DATA UNDER STUDY =
Segment Open

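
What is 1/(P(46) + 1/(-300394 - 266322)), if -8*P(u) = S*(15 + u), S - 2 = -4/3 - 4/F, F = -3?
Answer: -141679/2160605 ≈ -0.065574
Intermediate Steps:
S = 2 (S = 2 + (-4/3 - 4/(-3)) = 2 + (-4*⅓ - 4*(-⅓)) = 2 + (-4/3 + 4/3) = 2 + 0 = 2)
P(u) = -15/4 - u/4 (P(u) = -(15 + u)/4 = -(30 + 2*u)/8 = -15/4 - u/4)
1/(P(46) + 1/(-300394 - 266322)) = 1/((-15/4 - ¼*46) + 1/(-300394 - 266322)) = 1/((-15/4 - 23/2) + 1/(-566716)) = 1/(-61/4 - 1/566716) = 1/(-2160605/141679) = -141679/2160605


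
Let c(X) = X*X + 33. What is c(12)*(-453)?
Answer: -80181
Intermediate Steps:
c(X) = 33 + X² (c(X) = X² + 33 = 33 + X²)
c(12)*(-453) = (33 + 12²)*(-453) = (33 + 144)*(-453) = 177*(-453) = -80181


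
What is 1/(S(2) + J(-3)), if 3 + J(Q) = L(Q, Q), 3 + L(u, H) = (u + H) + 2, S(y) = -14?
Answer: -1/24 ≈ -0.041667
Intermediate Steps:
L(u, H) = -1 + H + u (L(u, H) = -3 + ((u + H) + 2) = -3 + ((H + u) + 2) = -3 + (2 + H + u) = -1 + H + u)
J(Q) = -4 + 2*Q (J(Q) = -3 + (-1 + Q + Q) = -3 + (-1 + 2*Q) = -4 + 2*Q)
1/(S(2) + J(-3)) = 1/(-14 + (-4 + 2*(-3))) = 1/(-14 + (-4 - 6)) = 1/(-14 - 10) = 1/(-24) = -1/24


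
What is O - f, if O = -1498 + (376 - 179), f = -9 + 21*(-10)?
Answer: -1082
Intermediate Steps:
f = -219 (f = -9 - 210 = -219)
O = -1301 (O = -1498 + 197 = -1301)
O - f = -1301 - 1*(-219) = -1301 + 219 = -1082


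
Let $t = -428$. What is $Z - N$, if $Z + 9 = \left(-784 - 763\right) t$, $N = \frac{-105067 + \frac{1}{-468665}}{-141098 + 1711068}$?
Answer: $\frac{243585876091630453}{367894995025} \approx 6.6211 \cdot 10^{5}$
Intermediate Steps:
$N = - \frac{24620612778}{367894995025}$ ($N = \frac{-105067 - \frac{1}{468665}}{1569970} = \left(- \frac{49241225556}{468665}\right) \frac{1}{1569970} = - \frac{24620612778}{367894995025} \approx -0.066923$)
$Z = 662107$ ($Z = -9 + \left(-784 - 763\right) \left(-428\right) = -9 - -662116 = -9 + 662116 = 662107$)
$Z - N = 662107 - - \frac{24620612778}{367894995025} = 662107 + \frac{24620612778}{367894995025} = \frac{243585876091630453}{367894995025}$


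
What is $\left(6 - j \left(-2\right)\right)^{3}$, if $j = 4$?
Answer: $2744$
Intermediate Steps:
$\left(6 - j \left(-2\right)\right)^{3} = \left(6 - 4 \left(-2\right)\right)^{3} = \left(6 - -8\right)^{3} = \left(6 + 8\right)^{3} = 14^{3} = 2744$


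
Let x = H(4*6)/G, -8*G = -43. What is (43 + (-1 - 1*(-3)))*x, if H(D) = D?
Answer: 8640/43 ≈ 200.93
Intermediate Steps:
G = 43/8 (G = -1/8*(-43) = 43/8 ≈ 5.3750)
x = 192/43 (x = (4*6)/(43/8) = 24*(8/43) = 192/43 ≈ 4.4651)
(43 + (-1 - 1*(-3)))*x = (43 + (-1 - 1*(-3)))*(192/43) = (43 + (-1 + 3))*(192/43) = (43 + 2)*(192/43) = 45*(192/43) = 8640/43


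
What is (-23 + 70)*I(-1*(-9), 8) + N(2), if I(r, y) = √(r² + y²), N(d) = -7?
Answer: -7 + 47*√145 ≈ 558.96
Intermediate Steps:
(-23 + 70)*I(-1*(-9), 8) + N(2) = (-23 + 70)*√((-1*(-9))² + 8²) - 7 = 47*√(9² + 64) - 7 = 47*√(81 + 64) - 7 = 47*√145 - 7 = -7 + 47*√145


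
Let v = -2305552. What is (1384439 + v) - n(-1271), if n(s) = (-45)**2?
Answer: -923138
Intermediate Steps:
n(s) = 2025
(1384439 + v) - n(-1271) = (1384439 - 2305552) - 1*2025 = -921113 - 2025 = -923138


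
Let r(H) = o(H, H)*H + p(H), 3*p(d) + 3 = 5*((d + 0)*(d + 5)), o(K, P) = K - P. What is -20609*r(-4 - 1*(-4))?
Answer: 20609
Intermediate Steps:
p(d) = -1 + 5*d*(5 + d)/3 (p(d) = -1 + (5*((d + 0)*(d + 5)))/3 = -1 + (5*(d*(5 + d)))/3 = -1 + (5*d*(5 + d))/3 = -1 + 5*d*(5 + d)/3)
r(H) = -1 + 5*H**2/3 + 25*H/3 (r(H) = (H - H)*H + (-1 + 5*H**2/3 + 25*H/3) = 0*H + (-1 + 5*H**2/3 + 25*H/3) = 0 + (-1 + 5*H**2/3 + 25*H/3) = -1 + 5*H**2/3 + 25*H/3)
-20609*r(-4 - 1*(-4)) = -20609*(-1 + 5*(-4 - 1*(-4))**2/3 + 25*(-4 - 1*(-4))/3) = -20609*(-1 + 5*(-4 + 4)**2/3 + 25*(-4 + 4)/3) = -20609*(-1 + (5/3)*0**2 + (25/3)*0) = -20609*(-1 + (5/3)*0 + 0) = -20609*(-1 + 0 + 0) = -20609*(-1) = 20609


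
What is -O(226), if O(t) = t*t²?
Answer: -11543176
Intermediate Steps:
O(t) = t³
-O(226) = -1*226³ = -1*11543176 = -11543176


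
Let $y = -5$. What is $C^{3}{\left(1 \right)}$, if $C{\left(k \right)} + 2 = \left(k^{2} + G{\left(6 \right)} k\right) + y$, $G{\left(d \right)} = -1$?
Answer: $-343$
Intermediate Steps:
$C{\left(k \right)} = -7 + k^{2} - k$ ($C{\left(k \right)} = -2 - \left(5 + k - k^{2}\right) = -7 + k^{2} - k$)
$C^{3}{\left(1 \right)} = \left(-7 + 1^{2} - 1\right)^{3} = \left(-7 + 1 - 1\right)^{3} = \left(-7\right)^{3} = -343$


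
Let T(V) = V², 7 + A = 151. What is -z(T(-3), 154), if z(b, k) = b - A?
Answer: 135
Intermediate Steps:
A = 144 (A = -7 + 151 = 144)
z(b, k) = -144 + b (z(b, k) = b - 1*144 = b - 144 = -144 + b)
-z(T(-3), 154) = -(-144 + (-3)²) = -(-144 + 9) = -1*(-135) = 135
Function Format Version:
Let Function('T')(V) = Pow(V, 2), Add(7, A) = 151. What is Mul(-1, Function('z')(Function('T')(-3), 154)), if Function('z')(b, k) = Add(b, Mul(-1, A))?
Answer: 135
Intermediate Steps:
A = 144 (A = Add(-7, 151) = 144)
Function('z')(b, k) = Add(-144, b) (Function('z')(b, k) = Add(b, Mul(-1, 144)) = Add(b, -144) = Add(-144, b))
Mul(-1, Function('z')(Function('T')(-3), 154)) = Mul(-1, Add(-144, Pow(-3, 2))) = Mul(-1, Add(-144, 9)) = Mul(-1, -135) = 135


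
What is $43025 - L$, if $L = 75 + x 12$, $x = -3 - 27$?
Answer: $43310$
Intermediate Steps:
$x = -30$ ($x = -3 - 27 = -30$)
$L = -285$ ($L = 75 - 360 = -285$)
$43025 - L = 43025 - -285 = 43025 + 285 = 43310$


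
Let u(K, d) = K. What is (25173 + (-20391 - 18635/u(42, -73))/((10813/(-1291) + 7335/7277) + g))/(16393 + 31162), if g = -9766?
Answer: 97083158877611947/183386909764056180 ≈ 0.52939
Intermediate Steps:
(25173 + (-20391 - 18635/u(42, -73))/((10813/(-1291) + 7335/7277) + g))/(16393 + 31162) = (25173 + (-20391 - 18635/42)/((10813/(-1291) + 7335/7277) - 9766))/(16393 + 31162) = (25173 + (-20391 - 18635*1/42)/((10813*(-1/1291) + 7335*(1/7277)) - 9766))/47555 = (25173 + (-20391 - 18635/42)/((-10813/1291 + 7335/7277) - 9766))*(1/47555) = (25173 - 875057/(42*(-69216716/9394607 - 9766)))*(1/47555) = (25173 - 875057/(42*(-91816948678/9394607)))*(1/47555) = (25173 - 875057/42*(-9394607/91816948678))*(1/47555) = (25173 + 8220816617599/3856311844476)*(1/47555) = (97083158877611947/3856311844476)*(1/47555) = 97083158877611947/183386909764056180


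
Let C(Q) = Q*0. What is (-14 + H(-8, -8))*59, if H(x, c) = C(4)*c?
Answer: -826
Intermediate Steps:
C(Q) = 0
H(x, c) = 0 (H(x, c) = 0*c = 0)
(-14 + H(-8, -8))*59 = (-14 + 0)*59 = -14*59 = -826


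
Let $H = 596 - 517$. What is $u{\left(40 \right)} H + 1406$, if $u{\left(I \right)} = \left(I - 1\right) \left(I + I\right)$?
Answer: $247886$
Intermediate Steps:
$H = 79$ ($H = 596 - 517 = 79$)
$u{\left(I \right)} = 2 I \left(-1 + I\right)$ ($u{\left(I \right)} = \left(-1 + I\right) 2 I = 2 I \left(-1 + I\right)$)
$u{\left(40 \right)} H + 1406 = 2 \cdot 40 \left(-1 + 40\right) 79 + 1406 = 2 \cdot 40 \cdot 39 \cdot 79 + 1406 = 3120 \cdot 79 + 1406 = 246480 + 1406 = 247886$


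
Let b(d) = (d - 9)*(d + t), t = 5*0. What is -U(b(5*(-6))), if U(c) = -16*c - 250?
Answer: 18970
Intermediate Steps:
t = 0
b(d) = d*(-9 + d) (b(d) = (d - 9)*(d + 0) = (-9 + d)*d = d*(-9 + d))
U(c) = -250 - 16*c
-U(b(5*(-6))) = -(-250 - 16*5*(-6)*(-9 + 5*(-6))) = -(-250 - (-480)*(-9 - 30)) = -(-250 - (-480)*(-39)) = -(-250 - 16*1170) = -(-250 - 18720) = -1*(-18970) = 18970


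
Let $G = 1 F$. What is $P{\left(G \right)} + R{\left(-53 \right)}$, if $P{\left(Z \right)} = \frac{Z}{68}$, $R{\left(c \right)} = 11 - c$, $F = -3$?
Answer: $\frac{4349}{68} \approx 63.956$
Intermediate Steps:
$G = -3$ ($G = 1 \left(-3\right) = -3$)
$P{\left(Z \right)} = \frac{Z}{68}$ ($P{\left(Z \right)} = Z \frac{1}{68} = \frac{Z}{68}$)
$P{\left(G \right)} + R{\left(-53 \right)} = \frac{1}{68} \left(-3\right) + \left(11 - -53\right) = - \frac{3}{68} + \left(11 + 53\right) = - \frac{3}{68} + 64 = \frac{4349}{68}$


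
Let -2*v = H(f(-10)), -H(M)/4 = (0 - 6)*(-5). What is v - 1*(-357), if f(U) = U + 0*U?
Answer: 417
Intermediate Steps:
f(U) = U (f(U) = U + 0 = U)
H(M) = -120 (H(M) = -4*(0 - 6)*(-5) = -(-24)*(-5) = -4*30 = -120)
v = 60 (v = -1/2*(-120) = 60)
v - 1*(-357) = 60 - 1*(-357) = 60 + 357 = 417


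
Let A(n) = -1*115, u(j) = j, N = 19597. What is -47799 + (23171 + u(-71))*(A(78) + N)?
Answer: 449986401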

Segment Closed

PROBLEM =
Everything from the first line of the records above through the line containing "Answer: -1/24 ≈ -0.041667" should be restated word for word; leave out all other lines.

RESPONSE FOR THIS EXERCISE =
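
What is 1/(P(46) + 1/(-300394 - 266322)), if -8*P(u) = S*(15 + u), S - 2 = -4/3 - 4/F, F = -3?
Answer: -141679/2160605 ≈ -0.065574
Intermediate Steps:
S = 2 (S = 2 + (-4/3 - 4/(-3)) = 2 + (-4*⅓ - 4*(-⅓)) = 2 + (-4/3 + 4/3) = 2 + 0 = 2)
P(u) = -15/4 - u/4 (P(u) = -(15 + u)/4 = -(30 + 2*u)/8 = -15/4 - u/4)
1/(P(46) + 1/(-300394 - 266322)) = 1/((-15/4 - ¼*46) + 1/(-300394 - 266322)) = 1/((-15/4 - 23/2) + 1/(-566716)) = 1/(-61/4 - 1/566716) = 1/(-2160605/141679) = -141679/2160605


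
Let c(X) = X*X + 33. What is c(12)*(-453)?
Answer: -80181
Intermediate Steps:
c(X) = 33 + X² (c(X) = X² + 33 = 33 + X²)
c(12)*(-453) = (33 + 12²)*(-453) = (33 + 144)*(-453) = 177*(-453) = -80181


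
What is 1/(S(2) + J(-3)), if 3 + J(Q) = L(Q, Q), 3 + L(u, H) = (u + H) + 2, S(y) = -14?
Answer: -1/24 ≈ -0.041667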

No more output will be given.